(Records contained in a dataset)
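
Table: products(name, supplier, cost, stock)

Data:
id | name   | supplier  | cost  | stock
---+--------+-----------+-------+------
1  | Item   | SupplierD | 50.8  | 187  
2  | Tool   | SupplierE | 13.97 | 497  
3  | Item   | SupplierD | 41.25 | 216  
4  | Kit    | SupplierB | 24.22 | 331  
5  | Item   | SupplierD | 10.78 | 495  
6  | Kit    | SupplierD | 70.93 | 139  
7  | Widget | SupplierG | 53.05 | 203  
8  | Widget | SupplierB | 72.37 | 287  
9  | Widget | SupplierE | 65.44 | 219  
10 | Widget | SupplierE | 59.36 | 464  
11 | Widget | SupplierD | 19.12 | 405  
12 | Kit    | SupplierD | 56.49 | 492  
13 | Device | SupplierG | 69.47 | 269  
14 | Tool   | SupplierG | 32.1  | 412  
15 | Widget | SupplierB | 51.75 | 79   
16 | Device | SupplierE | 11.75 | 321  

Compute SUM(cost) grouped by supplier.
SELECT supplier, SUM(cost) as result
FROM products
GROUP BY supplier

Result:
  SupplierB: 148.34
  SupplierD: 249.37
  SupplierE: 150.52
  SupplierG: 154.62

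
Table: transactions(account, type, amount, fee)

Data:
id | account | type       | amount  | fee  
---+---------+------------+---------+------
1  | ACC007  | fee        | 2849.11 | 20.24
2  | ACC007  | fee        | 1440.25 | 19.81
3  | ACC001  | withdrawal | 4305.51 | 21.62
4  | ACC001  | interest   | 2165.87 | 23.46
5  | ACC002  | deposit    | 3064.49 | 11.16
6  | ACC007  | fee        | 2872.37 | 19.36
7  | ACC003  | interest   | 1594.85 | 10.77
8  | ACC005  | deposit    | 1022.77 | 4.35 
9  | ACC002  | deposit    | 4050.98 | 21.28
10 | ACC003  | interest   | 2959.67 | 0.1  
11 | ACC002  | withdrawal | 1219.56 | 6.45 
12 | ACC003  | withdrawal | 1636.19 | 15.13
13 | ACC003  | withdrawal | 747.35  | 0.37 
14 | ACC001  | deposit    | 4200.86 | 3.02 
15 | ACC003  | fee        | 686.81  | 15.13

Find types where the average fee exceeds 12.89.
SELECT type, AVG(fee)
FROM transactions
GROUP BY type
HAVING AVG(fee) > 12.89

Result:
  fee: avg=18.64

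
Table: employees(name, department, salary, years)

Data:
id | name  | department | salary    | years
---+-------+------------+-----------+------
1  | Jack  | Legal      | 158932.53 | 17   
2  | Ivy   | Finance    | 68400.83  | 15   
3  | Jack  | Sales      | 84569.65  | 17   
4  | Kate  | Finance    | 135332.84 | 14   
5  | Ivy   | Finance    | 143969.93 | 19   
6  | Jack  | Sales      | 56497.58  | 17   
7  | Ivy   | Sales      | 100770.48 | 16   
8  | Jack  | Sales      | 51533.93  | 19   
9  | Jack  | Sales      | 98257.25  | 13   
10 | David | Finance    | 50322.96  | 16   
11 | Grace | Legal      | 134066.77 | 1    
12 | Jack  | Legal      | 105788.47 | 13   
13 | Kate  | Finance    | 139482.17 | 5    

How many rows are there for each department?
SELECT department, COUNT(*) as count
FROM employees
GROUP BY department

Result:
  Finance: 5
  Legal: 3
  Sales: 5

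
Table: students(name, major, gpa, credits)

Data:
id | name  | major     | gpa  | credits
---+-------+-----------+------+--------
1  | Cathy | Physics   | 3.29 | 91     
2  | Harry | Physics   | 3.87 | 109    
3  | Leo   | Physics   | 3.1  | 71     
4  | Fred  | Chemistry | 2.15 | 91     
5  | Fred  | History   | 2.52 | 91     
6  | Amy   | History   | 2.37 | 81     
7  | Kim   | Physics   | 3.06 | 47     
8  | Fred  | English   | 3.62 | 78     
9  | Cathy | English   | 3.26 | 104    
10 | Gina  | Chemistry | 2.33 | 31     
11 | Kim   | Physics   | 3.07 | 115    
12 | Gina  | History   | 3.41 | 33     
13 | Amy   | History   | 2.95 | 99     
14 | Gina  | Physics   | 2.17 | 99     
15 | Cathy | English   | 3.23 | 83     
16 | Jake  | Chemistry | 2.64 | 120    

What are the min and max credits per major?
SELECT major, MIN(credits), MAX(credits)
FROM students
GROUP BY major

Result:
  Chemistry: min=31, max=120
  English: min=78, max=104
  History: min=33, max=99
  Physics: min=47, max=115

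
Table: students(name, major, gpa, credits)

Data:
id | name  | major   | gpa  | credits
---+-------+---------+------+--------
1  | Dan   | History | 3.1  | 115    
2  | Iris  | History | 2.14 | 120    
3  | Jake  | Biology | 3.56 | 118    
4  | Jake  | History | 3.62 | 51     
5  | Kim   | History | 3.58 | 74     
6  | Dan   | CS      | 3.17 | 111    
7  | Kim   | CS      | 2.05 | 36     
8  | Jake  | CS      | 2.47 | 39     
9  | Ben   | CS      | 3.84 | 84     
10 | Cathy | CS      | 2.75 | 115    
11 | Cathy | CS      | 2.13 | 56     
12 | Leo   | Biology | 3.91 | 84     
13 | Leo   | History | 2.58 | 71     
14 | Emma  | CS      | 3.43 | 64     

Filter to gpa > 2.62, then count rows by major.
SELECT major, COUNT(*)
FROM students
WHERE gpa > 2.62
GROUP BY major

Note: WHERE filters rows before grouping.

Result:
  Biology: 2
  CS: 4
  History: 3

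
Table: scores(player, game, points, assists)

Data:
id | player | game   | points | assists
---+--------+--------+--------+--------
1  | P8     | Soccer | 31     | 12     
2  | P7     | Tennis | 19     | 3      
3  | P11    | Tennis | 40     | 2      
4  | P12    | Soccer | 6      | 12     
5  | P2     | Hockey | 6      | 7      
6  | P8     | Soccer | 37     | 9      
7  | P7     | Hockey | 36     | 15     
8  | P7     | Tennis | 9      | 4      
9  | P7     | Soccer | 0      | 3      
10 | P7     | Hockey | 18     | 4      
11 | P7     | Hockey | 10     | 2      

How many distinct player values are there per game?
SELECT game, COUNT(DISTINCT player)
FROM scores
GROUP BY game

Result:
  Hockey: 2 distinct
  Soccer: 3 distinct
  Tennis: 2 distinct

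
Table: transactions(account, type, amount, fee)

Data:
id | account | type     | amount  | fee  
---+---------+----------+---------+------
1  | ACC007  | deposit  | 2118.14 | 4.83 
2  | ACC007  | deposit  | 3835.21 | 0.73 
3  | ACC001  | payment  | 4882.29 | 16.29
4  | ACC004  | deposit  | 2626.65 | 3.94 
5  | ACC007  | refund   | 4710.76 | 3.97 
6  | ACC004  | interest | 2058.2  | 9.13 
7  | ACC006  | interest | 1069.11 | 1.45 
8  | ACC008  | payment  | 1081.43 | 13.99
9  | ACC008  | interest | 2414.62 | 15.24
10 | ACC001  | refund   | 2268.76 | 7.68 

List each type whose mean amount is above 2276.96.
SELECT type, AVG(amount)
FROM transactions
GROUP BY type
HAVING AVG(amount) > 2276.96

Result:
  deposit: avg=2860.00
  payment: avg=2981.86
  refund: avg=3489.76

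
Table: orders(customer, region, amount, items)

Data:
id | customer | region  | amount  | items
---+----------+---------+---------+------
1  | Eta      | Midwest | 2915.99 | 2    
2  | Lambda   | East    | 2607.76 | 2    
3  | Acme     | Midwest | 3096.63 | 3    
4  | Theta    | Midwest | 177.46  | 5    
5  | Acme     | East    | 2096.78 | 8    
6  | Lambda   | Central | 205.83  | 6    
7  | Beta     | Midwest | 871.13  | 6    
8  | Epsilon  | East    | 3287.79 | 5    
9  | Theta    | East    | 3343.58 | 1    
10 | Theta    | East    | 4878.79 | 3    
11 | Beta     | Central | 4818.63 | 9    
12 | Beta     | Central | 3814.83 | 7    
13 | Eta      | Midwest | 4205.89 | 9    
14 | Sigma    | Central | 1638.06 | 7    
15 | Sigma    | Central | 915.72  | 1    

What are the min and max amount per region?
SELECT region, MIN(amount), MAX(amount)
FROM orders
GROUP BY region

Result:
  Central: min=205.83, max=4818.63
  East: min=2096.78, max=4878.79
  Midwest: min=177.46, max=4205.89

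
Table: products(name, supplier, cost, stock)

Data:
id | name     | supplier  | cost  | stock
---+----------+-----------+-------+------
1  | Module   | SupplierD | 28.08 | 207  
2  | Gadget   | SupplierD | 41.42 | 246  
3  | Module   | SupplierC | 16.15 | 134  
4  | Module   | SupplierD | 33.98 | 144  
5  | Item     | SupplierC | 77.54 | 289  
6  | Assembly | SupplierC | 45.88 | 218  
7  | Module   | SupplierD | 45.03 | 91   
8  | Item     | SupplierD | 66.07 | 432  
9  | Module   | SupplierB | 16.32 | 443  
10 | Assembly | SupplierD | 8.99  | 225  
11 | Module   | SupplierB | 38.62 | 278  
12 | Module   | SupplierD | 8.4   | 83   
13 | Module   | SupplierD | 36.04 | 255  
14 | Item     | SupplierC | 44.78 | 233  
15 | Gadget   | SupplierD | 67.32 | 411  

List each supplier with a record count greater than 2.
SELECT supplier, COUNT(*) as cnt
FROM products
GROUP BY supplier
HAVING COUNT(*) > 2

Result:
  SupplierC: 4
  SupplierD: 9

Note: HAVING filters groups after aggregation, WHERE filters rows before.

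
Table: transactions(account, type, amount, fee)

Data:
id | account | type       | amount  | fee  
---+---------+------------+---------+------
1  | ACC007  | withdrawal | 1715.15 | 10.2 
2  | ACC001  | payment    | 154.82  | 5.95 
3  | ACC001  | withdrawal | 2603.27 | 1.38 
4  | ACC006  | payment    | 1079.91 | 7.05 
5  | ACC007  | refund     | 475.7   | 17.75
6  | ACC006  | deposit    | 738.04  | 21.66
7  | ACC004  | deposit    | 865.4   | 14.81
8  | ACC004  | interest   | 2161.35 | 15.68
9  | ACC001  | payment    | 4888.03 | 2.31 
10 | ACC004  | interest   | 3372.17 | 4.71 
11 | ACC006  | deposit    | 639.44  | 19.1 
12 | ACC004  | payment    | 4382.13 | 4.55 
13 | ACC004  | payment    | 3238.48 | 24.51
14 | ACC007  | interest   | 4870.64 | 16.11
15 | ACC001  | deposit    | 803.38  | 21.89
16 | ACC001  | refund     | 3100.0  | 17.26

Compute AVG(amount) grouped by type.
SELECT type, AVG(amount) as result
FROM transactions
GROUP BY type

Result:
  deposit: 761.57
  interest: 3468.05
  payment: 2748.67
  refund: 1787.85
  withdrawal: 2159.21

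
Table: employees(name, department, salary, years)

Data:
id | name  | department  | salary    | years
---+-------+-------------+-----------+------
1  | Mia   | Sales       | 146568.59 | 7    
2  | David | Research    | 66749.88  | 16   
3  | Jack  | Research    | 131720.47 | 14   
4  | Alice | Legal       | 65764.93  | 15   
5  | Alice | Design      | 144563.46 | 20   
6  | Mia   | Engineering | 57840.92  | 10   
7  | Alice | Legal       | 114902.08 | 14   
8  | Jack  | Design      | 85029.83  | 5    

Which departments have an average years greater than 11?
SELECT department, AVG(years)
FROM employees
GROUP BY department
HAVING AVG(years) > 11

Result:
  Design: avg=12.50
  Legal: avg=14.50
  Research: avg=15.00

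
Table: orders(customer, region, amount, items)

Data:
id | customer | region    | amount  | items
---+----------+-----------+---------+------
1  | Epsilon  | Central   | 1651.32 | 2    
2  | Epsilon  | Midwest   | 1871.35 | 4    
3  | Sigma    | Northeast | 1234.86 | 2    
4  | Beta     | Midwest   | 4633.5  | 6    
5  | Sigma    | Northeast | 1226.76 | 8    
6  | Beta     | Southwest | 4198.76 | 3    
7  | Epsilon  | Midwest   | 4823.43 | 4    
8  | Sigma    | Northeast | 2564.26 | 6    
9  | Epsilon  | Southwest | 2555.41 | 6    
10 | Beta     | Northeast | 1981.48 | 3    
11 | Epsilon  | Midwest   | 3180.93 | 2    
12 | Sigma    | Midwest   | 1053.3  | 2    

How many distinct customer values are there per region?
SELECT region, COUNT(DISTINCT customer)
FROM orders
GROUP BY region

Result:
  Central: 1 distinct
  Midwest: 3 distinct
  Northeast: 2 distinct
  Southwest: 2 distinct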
--
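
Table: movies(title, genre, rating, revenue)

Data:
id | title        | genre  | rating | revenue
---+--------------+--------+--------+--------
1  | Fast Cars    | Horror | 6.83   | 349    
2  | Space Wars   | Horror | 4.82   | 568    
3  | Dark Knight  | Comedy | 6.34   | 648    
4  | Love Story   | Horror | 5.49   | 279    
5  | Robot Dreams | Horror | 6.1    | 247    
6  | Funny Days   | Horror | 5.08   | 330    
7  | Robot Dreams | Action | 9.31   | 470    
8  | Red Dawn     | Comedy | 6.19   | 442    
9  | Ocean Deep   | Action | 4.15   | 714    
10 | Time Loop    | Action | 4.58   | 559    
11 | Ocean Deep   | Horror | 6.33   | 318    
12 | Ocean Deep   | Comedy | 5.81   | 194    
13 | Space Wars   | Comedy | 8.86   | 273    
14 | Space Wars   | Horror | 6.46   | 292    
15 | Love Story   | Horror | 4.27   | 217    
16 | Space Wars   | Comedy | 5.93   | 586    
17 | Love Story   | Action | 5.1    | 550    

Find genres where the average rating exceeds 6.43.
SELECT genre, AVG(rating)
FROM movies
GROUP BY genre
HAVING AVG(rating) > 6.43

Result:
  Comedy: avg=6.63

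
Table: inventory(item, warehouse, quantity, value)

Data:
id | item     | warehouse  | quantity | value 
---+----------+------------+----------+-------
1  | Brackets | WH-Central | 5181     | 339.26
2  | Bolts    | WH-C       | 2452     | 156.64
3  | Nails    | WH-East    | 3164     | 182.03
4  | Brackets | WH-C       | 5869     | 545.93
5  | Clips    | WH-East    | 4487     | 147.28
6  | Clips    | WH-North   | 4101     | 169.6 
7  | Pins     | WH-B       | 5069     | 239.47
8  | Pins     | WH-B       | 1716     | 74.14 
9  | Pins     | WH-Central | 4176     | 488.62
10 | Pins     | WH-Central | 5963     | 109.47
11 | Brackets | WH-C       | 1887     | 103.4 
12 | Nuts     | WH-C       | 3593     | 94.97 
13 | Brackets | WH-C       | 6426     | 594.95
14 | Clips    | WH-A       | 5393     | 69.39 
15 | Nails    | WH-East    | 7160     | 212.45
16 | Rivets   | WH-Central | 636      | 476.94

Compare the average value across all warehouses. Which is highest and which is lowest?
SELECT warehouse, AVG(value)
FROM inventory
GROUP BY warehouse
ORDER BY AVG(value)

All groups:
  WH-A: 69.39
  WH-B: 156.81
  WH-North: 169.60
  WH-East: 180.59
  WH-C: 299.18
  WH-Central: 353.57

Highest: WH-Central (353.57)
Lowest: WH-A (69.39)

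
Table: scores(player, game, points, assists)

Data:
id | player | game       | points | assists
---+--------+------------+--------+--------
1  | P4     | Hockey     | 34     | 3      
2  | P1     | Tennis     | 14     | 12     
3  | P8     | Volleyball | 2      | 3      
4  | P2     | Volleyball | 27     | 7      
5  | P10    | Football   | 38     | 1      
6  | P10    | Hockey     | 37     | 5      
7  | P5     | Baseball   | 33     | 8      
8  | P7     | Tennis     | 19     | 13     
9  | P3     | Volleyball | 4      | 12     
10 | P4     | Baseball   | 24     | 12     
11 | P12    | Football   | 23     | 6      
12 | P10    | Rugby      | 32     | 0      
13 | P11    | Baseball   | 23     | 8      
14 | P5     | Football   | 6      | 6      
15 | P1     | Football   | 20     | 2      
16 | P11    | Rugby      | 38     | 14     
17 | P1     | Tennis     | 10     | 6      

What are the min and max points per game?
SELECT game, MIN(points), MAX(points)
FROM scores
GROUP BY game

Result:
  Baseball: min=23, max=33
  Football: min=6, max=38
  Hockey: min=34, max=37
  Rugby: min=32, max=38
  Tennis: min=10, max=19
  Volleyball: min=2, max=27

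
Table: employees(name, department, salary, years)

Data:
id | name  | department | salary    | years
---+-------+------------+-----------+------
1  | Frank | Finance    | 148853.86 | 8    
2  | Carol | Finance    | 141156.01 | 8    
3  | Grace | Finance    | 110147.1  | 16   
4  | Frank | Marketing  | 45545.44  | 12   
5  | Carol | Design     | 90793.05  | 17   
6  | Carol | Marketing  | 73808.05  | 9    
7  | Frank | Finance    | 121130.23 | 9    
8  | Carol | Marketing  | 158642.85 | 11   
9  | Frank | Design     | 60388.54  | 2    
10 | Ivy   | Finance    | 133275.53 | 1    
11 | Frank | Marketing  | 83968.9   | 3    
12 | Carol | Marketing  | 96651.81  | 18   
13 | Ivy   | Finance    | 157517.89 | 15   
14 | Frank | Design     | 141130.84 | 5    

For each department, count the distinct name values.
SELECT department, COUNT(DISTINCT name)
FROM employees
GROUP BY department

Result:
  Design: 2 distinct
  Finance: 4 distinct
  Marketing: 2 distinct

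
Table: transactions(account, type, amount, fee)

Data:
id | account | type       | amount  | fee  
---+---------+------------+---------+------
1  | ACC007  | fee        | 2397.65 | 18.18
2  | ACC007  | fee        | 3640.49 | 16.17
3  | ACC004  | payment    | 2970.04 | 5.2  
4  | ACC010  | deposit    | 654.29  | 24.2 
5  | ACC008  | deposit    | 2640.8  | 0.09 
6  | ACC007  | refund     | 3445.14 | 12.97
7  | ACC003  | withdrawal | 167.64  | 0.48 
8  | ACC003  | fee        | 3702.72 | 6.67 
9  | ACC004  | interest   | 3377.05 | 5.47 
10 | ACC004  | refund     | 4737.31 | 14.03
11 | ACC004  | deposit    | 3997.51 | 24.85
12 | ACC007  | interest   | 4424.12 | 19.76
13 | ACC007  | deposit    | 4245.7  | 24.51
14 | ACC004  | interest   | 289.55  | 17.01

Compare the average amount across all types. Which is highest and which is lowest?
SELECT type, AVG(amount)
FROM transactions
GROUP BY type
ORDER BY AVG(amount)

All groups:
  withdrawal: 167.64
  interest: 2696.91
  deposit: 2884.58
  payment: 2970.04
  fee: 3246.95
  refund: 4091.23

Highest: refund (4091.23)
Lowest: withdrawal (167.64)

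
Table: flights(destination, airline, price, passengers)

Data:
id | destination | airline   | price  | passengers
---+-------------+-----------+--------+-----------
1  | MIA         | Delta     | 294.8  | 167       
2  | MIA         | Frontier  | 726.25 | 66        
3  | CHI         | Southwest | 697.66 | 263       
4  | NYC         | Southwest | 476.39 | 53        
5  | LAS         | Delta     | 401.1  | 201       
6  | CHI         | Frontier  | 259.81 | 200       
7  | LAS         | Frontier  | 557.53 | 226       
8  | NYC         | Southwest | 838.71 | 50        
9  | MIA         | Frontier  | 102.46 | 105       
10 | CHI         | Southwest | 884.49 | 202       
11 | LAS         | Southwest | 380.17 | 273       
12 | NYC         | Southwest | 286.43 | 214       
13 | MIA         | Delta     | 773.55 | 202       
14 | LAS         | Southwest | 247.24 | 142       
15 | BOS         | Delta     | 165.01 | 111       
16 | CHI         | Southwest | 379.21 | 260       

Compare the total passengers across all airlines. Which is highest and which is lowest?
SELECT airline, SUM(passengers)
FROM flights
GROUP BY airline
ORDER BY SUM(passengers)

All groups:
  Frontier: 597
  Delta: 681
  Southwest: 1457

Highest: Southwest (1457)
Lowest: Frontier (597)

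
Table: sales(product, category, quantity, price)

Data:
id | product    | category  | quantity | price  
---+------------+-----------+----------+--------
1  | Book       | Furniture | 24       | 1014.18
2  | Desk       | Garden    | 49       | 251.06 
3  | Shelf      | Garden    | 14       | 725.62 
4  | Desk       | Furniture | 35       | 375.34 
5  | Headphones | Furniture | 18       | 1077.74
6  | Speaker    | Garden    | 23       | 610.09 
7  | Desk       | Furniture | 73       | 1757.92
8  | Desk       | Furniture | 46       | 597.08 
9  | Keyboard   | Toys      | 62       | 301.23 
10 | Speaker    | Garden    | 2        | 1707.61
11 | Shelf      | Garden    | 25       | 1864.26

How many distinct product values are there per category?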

- **Your assignment**
Print, from the entries above, the line with "How many distinct player", the line with "3287.79 | 5" and all lines between them, exactly and with nothing else.

- **Written answer**
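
How many distinct player values are there per game?
SELECT game, COUNT(DISTINCT player)
FROM scores
GROUP BY game

Result:
  Hockey: 2 distinct
  Soccer: 3 distinct
  Tennis: 2 distinct

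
Table: transactions(account, type, amount, fee)

Data:
id | account | type     | amount  | fee  
---+---------+----------+---------+------
1  | ACC007  | deposit  | 2118.14 | 4.83 
2  | ACC007  | deposit  | 3835.21 | 0.73 
3  | ACC001  | payment  | 4882.29 | 16.29
4  | ACC004  | deposit  | 2626.65 | 3.94 
5  | ACC007  | refund   | 4710.76 | 3.97 
6  | ACC004  | interest | 2058.2  | 9.13 
7  | ACC006  | interest | 1069.11 | 1.45 
8  | ACC008  | payment  | 1081.43 | 13.99
9  | ACC008  | interest | 2414.62 | 15.24
10 | ACC001  | refund   | 2268.76 | 7.68 

List each type whose mean amount is above 2276.96.
SELECT type, AVG(amount)
FROM transactions
GROUP BY type
HAVING AVG(amount) > 2276.96

Result:
  deposit: avg=2860.00
  payment: avg=2981.86
  refund: avg=3489.76

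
Table: orders(customer, region, amount, items)

Data:
id | customer | region  | amount  | items
---+----------+---------+---------+------
1  | Eta      | Midwest | 2915.99 | 2    
2  | Lambda   | East    | 2607.76 | 2    
3  | Acme     | Midwest | 3096.63 | 3    
4  | Theta    | Midwest | 177.46  | 5    
5  | Acme     | East    | 2096.78 | 8    
6  | Lambda   | Central | 205.83  | 6    
7  | Beta     | Midwest | 871.13  | 6    
8  | Epsilon  | East    | 3287.79 | 5    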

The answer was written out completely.